**Exercise**
Everything in the records below should be set down again, word for word.

**Available data**
=== Section Start ===

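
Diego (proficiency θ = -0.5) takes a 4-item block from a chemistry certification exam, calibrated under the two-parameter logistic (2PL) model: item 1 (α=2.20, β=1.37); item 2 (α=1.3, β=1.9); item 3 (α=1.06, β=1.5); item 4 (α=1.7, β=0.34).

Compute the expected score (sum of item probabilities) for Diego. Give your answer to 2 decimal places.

0.36

P(θ) = 1 / (1 + exp(−α(θ − β)))
P_1 = 1/(1+e^{4.1140}) = 0.0161
P_2 = 1/(1+e^{3.1200}) = 0.0423
P_3 = 1/(1+e^{2.1200}) = 0.1072
P_4 = 1/(1+e^{1.4280}) = 0.1934
E[score] = 0.0161 + 0.0423 + 0.1072 + 0.1934 = 0.3589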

=== Section End ===

**Answer box**
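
Diego (proficiency θ = -0.5) takes a 4-item block from a chemistry certification exam, calibrated under the two-parameter logistic (2PL) model: item 1 (α=2.20, β=1.37); item 2 (α=1.3, β=1.9); item 3 (α=1.06, β=1.5); item 4 (α=1.7, β=0.34).

Compute the expected score (sum of item probabilities) for Diego. Give your answer to 2 decimal places.

0.36

P(θ) = 1 / (1 + exp(−α(θ − β)))
P_1 = 1/(1+e^{4.1140}) = 0.0161
P_2 = 1/(1+e^{3.1200}) = 0.0423
P_3 = 1/(1+e^{2.1200}) = 0.1072
P_4 = 1/(1+e^{1.4280}) = 0.1934
E[score] = 0.0161 + 0.0423 + 0.1072 + 0.1934 = 0.3589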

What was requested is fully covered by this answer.